-- MATERIAL FOR THIS EXERCISE follows --

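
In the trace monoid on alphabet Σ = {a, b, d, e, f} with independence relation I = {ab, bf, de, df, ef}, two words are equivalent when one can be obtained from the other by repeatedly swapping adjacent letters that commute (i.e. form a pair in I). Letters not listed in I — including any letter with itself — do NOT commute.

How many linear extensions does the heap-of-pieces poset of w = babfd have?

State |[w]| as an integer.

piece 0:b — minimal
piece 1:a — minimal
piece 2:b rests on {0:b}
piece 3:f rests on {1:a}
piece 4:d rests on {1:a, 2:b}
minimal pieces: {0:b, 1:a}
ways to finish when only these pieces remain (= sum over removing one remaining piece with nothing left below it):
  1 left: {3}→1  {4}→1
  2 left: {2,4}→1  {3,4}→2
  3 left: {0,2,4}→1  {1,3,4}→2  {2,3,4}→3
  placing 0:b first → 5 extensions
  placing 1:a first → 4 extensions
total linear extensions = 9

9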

-- MATERIAL FOR THIS EXERCISE concluded --
-- MATERIAL FOR THIS EXERCISE follows --

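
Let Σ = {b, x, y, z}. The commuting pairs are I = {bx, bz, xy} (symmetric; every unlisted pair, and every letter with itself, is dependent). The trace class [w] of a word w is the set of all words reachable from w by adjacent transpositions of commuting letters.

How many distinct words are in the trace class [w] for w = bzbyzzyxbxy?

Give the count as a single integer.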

-- MATERIAL FOR THIS EXERCISE concluded --

From the records above, repeat exactly the lines from the one with "of commuting letters." through the one with "Give the count as a single integer.", both included.

# TASK RESULT:
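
Let Σ = {b, x, y, z}. The commuting pairs are I = {bx, bz, xy} (symmetric; every unlisted pair, and every letter with itself, is dependent). The trace class [w] of a word w is the set of all words reachable from w by adjacent transpositions of commuting letters.

How many distinct words are in the trace class [w] for w = bzbyzzyxbxy?

Give the count as a single integer.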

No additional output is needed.